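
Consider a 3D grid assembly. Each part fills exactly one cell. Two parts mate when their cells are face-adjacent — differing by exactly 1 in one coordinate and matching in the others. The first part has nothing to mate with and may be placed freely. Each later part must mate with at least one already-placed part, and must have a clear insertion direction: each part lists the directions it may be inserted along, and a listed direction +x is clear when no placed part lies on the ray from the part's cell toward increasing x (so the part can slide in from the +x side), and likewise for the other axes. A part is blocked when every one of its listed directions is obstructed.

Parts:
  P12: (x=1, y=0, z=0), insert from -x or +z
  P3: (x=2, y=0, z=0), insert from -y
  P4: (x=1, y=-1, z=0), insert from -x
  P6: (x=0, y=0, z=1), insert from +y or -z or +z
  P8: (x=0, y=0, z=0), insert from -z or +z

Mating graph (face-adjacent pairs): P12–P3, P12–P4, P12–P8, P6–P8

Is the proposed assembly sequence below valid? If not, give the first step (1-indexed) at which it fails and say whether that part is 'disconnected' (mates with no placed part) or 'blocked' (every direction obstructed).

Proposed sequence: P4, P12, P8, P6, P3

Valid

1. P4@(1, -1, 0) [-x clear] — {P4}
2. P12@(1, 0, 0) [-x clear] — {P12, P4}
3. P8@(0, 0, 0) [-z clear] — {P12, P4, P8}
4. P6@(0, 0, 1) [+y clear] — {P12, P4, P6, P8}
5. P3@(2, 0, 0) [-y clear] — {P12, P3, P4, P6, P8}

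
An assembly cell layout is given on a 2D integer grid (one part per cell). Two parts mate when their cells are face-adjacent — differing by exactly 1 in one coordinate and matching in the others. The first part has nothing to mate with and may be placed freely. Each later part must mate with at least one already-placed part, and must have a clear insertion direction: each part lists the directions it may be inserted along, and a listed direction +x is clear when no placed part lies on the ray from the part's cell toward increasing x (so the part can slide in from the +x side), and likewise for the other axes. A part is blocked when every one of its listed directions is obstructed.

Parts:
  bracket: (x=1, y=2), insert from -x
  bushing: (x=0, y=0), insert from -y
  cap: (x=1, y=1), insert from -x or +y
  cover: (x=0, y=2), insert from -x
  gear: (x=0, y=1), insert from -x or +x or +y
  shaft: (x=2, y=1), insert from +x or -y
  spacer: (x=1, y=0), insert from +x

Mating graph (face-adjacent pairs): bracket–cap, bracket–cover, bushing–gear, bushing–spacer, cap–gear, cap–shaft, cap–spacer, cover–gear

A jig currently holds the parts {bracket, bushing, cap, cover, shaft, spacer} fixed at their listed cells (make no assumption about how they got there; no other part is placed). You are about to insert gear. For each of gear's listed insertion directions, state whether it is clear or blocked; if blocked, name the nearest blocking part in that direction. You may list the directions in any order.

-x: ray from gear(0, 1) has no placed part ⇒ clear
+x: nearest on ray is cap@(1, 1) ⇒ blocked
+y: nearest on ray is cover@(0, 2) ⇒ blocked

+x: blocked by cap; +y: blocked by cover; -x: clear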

-*-*-

→ **WHAT IS NEEDED**: Above are the records; reproduce all of them exactly.

→ **REPLY TO THE TASK**:
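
Consider a 3D grid assembly. Each part fills exactly one cell. Two parts mate when their cells are face-adjacent — differing by exactly 1 in one coordinate and matching in the others. The first part has nothing to mate with and may be placed freely. Each later part must mate with at least one already-placed part, and must have a clear insertion direction: each part lists the directions it may be inserted along, and a listed direction +x is clear when no placed part lies on the ray from the part's cell toward increasing x (so the part can slide in from the +x side), and likewise for the other axes. A part is blocked when every one of its listed directions is obstructed.

Parts:
  P12: (x=1, y=0, z=0), insert from -x or +z
  P3: (x=2, y=0, z=0), insert from -y
  P4: (x=1, y=-1, z=0), insert from -x
  P6: (x=0, y=0, z=1), insert from +y or -z or +z
  P8: (x=0, y=0, z=0), insert from -z or +z

Mating graph (face-adjacent pairs): P12–P3, P12–P4, P12–P8, P6–P8

Is the proposed assembly sequence below valid? If not, give the first step (1-indexed) at which it fails and say whether that part is 'disconnected' (mates with no placed part) or 'blocked' (every direction obstructed).

Proposed sequence: P4, P12, P8, P6, P3

Valid

1. P4@(1, -1, 0) [-x clear] — {P4}
2. P12@(1, 0, 0) [-x clear] — {P12, P4}
3. P8@(0, 0, 0) [-z clear] — {P12, P4, P8}
4. P6@(0, 0, 1) [+y clear] — {P12, P4, P6, P8}
5. P3@(2, 0, 0) [-y clear] — {P12, P3, P4, P6, P8}

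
An assembly cell layout is given on a 2D integer grid (one part per cell). Two parts mate when their cells are face-adjacent — differing by exactly 1 in one coordinate and matching in the others. The first part has nothing to mate with and may be placed freely. Each later part must mate with at least one already-placed part, and must have a clear insertion direction: each part lists the directions it may be inserted along, and a listed direction +x is clear when no placed part lies on the ray from the part's cell toward increasing x (so the part can slide in from the +x side), and likewise for the other axes. A part is blocked when every one of its listed directions is obstructed.

Parts:
  bracket: (x=1, y=2), insert from -x
  bushing: (x=0, y=0), insert from -y
  cap: (x=1, y=1), insert from -x or +y
  cover: (x=0, y=2), insert from -x
  gear: (x=0, y=1), insert from -x or +x or +y
  shaft: (x=2, y=1), insert from +x or -y
  spacer: (x=1, y=0), insert from +x

Mating graph (face-adjacent pairs): bracket–cap, bracket–cover, bushing–gear, bushing–spacer, cap–gear, cap–shaft, cap–spacer, cover–gear

A jig currently holds the parts {bracket, bushing, cap, cover, shaft, spacer} fixed at their listed cells (make no assumption about how they got there; no other part is placed). You are about to insert gear. For each of gear's listed insertion directions, state whether it is clear or blocked; if blocked, name the nearest blocking part in that direction. You may list the directions in any order.

-x: ray from gear(0, 1) has no placed part ⇒ clear
+x: nearest on ray is cap@(1, 1) ⇒ blocked
+y: nearest on ray is cover@(0, 2) ⇒ blocked

+x: blocked by cap; +y: blocked by cover; -x: clear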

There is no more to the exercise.